- _What the task requires_
Each line below should be written out again exactly.

─── Records shown ───

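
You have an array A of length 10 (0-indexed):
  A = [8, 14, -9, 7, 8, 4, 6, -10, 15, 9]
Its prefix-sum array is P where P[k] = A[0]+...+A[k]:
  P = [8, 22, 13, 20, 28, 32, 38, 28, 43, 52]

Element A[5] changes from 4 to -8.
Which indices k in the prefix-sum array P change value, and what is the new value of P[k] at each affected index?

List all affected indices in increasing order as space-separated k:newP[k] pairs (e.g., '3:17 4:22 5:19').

Answer: 5:20 6:26 7:16 8:31 9:40

Derivation:
P[k] = A[0] + ... + A[k]
P[k] includes A[5] iff k >= 5
Affected indices: 5, 6, ..., 9; delta = -12
  P[5]: 32 + -12 = 20
  P[6]: 38 + -12 = 26
  P[7]: 28 + -12 = 16
  P[8]: 43 + -12 = 31
  P[9]: 52 + -12 = 40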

───

- _Problem solution_
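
You have an array A of length 10 (0-indexed):
  A = [8, 14, -9, 7, 8, 4, 6, -10, 15, 9]
Its prefix-sum array is P where P[k] = A[0]+...+A[k]:
  P = [8, 22, 13, 20, 28, 32, 38, 28, 43, 52]

Element A[5] changes from 4 to -8.
Which indices k in the prefix-sum array P change value, and what is the new value of P[k] at each affected index?

List all affected indices in increasing order as space-separated k:newP[k] pairs (e.g., '3:17 4:22 5:19').

Answer: 5:20 6:26 7:16 8:31 9:40

Derivation:
P[k] = A[0] + ... + A[k]
P[k] includes A[5] iff k >= 5
Affected indices: 5, 6, ..., 9; delta = -12
  P[5]: 32 + -12 = 20
  P[6]: 38 + -12 = 26
  P[7]: 28 + -12 = 16
  P[8]: 43 + -12 = 31
  P[9]: 52 + -12 = 40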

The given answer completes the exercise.